Find the word "Standard" in the listing below, then return every line it appears in.
====
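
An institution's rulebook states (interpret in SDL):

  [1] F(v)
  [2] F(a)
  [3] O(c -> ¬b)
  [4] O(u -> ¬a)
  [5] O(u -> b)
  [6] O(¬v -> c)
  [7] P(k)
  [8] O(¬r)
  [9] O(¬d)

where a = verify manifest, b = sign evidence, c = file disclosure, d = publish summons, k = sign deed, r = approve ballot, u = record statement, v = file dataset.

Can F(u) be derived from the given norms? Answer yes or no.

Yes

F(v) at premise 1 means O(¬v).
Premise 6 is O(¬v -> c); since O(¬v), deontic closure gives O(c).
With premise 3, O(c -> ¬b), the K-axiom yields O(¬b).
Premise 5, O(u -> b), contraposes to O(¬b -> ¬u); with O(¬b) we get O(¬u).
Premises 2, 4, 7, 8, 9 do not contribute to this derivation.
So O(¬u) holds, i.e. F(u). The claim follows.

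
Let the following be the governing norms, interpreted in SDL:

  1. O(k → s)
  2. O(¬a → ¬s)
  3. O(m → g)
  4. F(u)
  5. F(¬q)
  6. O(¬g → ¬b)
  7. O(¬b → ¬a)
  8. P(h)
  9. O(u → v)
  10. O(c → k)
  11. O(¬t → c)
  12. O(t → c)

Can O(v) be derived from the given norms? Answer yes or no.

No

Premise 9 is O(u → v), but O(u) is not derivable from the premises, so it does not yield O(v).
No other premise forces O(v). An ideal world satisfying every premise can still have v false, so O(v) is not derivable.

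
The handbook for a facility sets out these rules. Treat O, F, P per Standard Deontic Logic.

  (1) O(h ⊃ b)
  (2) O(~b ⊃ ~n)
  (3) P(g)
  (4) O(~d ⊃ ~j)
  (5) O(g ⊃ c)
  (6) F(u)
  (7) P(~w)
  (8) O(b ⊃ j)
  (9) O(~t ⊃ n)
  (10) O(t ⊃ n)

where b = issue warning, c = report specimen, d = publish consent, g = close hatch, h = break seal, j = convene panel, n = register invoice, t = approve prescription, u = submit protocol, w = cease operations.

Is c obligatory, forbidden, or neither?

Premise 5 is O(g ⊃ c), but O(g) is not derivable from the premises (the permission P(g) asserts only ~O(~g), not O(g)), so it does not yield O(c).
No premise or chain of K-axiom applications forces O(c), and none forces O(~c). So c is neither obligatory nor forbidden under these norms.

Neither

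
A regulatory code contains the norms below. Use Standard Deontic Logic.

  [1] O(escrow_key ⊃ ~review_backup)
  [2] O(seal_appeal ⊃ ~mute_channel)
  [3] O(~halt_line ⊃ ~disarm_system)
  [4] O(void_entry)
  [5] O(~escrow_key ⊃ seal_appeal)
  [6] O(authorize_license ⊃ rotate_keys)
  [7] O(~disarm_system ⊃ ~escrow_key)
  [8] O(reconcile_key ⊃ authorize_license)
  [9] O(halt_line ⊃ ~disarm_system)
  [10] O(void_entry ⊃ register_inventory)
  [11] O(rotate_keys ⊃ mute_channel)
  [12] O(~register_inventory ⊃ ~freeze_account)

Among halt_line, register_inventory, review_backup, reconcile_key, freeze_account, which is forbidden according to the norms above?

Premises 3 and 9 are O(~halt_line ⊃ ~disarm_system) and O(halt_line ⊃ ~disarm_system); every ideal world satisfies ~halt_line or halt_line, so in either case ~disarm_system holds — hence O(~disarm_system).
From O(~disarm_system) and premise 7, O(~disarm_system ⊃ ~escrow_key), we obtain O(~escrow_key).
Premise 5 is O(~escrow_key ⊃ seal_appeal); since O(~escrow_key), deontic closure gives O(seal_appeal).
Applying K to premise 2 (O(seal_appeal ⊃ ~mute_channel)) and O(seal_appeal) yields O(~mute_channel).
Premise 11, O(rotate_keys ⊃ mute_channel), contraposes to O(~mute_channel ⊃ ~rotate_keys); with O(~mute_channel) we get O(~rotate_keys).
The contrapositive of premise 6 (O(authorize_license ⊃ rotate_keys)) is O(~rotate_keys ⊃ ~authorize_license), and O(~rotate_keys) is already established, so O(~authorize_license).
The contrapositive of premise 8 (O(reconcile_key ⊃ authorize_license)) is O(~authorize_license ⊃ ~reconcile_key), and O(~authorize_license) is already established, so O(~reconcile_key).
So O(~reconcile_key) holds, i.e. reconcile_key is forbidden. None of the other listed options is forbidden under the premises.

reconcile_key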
====
RESPONSE FOR THIS EXERCISE
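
The handbook for a facility sets out these rules. Treat O, F, P per Standard Deontic Logic.
A regulatory code contains the norms below. Use Standard Deontic Logic.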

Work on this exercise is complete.